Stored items

--

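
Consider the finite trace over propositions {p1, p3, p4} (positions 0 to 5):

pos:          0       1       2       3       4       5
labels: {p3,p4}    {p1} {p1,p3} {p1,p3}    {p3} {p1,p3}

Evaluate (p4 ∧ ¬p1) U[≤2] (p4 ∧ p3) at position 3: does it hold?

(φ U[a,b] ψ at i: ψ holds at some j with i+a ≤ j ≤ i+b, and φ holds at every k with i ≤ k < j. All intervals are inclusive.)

Does not hold

Need some j in [3,5] with (p4 ∧ p3), and (p4 ∧ ¬p1) at every k in [3,j-1].
  j=3: (p4 ∧ p3) false.
  j=4: (p4 ∧ p3) false.
  j=5: (p4 ∧ p3) false.
No j in the window works → until fails.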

--

→ TASK TO CARRY OUT
Precisely the line with "(φ U[a,b] ψ" and the lines after it, up to the last line of the entries above, are to be reproduced, and nothing more.

→ FINISHED EXERCISE
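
(φ U[a,b] ψ at i: ψ holds at some j with i+a ≤ j ≤ i+b, and φ holds at every k with i ≤ k < j. All intervals are inclusive.)

Does not hold

Need some j in [3,5] with (p4 ∧ p3), and (p4 ∧ ¬p1) at every k in [3,j-1].
  j=3: (p4 ∧ p3) false.
  j=4: (p4 ∧ p3) false.
  j=5: (p4 ∧ p3) false.
No j in the window works → until fails.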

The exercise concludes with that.